**Source records**
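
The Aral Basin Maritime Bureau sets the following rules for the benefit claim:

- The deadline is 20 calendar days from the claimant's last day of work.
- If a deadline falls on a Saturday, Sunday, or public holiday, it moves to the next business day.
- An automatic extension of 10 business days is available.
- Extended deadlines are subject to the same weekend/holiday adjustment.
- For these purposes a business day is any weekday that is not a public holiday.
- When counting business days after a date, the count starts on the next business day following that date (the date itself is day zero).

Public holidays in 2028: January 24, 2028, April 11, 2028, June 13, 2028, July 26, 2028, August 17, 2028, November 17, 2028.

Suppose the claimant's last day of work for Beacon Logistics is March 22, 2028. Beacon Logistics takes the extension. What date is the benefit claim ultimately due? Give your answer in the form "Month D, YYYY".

April 26, 2028

20 calendar days after March 22, 2028 is April 11, 2028.
April 11, 2028 is a listed holiday, so it moves to the next business day, April 12, 2028 (Wednesday).
Applying the 10-business-day extension: 10 business days after April 12, 2028 is April 26, 2028.
April 26, 2028 is a Wednesday and not a listed holiday, so it stands.
Final deadline: April 26, 2028.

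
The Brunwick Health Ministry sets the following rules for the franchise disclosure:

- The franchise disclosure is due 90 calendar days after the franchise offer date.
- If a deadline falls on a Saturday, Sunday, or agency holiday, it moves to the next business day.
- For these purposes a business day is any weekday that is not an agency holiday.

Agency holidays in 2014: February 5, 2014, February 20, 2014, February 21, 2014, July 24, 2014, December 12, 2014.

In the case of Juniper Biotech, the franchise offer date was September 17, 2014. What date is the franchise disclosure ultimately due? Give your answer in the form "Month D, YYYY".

December 16, 2014

Adding 90 calendar days to September 17, 2014 gives December 16, 2014.
December 16, 2014 (Tuesday) is already a business day.
Final deadline: December 16, 2014.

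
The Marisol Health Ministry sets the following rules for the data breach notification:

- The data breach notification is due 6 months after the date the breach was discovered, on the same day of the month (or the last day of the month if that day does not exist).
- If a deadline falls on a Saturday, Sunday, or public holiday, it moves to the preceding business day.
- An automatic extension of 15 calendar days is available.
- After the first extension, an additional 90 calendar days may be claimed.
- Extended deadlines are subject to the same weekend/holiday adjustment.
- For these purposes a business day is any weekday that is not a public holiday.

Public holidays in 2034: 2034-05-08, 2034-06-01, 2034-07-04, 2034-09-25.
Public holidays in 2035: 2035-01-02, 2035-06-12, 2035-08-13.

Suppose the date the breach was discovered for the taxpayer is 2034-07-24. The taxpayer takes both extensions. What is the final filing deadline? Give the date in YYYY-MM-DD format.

2035-05-09

6 months after 2034-07-24, on the same day of the month, is 2035-01-24.
2035-01-24 (Wednesday) is already a business day.
With the 15-day extension, 2035-01-24 becomes 2035-02-08.
Since 2035-02-08 is a Thursday and not a holiday, the date is unchanged.
With the 90-day extension, 2035-02-08 becomes 2035-05-09.
Since 2035-05-09 is a Wednesday and not a holiday, the date is unchanged.
So the filing is due 2035-05-09.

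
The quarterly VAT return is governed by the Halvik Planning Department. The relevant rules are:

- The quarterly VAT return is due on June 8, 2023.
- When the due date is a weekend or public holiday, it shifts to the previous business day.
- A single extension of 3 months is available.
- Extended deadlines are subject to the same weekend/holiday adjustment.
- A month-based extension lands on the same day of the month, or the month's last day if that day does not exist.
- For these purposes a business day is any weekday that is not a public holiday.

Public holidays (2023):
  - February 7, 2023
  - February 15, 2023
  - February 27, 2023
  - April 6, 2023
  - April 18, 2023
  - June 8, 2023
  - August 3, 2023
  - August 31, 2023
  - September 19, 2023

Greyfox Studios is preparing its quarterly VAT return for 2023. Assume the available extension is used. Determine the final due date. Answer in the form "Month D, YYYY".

September 7, 2023

The stated deadline is June 8, 2023.
June 8, 2023 falls on a listed holiday. Rolling to the preceding business day gives June 7, 2023, a Wednesday.
Applying the 3 months extension: 3 months after June 7, 2023 is September 7, 2023.
September 7, 2023 falls on a Thursday, which is a business day, so no adjustment is needed.
So the filing is due September 7, 2023.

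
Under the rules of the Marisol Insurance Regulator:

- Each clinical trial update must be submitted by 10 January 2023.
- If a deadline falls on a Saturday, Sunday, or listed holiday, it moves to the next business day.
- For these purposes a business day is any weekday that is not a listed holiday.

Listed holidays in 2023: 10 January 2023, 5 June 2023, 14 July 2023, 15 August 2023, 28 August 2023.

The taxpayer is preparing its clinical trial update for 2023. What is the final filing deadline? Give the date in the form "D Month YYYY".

The statutory due date is 10 January 2023.
10 January 2023 falls on a listed holiday. Rolling to the next business day gives 11 January 2023, a Wednesday.
So the filing is due 11 January 2023.

11 January 2023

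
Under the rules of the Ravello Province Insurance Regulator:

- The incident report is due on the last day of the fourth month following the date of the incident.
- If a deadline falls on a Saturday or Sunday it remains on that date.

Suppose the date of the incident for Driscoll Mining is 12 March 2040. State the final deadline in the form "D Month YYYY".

4 months after 12 March 2040 is July 2040; that month ends on 31 July 2040.
31 July 2040 is a Tuesday; no weekend or holiday adjustment applies.
The final due date is 31 July 2040.

31 July 2040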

**Task brief**
Copy task. Give back the whole listing exactly as written.

**Output below**
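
The Aral Basin Maritime Bureau sets the following rules for the benefit claim:

- The deadline is 20 calendar days from the claimant's last day of work.
- If a deadline falls on a Saturday, Sunday, or public holiday, it moves to the next business day.
- An automatic extension of 10 business days is available.
- Extended deadlines are subject to the same weekend/holiday adjustment.
- For these purposes a business day is any weekday that is not a public holiday.
- When counting business days after a date, the count starts on the next business day following that date (the date itself is day zero).

Public holidays in 2028: January 24, 2028, April 11, 2028, June 13, 2028, July 26, 2028, August 17, 2028, November 17, 2028.

Suppose the claimant's last day of work for Beacon Logistics is March 22, 2028. Beacon Logistics takes the extension. What date is the benefit claim ultimately due? Give your answer in the form "Month D, YYYY".

April 26, 2028

20 calendar days after March 22, 2028 is April 11, 2028.
April 11, 2028 is a listed holiday, so it moves to the next business day, April 12, 2028 (Wednesday).
Applying the 10-business-day extension: 10 business days after April 12, 2028 is April 26, 2028.
April 26, 2028 is a Wednesday and not a listed holiday, so it stands.
Final deadline: April 26, 2028.

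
The Brunwick Health Ministry sets the following rules for the franchise disclosure:

- The franchise disclosure is due 90 calendar days after the franchise offer date.
- If a deadline falls on a Saturday, Sunday, or agency holiday, it moves to the next business day.
- For these purposes a business day is any weekday that is not an agency holiday.

Agency holidays in 2014: February 5, 2014, February 20, 2014, February 21, 2014, July 24, 2014, December 12, 2014.

In the case of Juniper Biotech, the franchise offer date was September 17, 2014. What date is the franchise disclosure ultimately due? Give your answer in the form "Month D, YYYY".

December 16, 2014

Adding 90 calendar days to September 17, 2014 gives December 16, 2014.
December 16, 2014 (Tuesday) is already a business day.
Final deadline: December 16, 2014.

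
The Marisol Health Ministry sets the following rules for the data breach notification:

- The data breach notification is due 6 months after the date the breach was discovered, on the same day of the month (or the last day of the month if that day does not exist).
- If a deadline falls on a Saturday, Sunday, or public holiday, it moves to the preceding business day.
- An automatic extension of 15 calendar days is available.
- After the first extension, an additional 90 calendar days may be claimed.
- Extended deadlines are subject to the same weekend/holiday adjustment.
- For these purposes a business day is any weekday that is not a public holiday.

Public holidays in 2034: 2034-05-08, 2034-06-01, 2034-07-04, 2034-09-25.
Public holidays in 2035: 2035-01-02, 2035-06-12, 2035-08-13.

Suppose the date the breach was discovered for the taxpayer is 2034-07-24. The taxpayer takes both extensions. What is the final filing deadline? Give the date in YYYY-MM-DD format.

2035-05-09

6 months after 2034-07-24, on the same day of the month, is 2035-01-24.
2035-01-24 (Wednesday) is already a business day.
With the 15-day extension, 2035-01-24 becomes 2035-02-08.
Since 2035-02-08 is a Thursday and not a holiday, the date is unchanged.
With the 90-day extension, 2035-02-08 becomes 2035-05-09.
Since 2035-05-09 is a Wednesday and not a holiday, the date is unchanged.
So the filing is due 2035-05-09.

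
The quarterly VAT return is governed by the Halvik Planning Department. The relevant rules are:

- The quarterly VAT return is due on June 8, 2023.
- When the due date is a weekend or public holiday, it shifts to the previous business day.
- A single extension of 3 months is available.
- Extended deadlines are subject to the same weekend/holiday adjustment.
- A month-based extension lands on the same day of the month, or the month's last day if that day does not exist.
- For these purposes a business day is any weekday that is not a public holiday.

Public holidays (2023):
  - February 7, 2023
  - February 15, 2023
  - February 27, 2023
  - April 6, 2023
  - April 18, 2023
  - June 8, 2023
  - August 3, 2023
  - August 31, 2023
  - September 19, 2023

Greyfox Studios is preparing its quarterly VAT return for 2023. Assume the available extension is used. Determine the final due date. Answer in the form "Month D, YYYY".

September 7, 2023

The stated deadline is June 8, 2023.
June 8, 2023 falls on a listed holiday. Rolling to the preceding business day gives June 7, 2023, a Wednesday.
Applying the 3 months extension: 3 months after June 7, 2023 is September 7, 2023.
September 7, 2023 falls on a Thursday, which is a business day, so no adjustment is needed.
So the filing is due September 7, 2023.

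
Under the rules of the Marisol Insurance Regulator:

- Each clinical trial update must be submitted by 10 January 2023.
- If a deadline falls on a Saturday, Sunday, or listed holiday, it moves to the next business day.
- For these purposes a business day is any weekday that is not a listed holiday.

Listed holidays in 2023: 10 January 2023, 5 June 2023, 14 July 2023, 15 August 2023, 28 August 2023.

The taxpayer is preparing its clinical trial update for 2023. What is the final filing deadline? Give the date in the form "D Month YYYY".

The statutory due date is 10 January 2023.
10 January 2023 falls on a listed holiday. Rolling to the next business day gives 11 January 2023, a Wednesday.
So the filing is due 11 January 2023.

11 January 2023

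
Under the rules of the Ravello Province Insurance Regulator:

- The incident report is due on the last day of the fourth month following the date of the incident.
- If a deadline falls on a Saturday or Sunday it remains on that date.

Suppose the date of the incident for Driscoll Mining is 12 March 2040. State the final deadline in the form "D Month YYYY".

4 months after 12 March 2040 is July 2040; that month ends on 31 July 2040.
31 July 2040 is a Tuesday; no weekend or holiday adjustment applies.
The final due date is 31 July 2040.

31 July 2040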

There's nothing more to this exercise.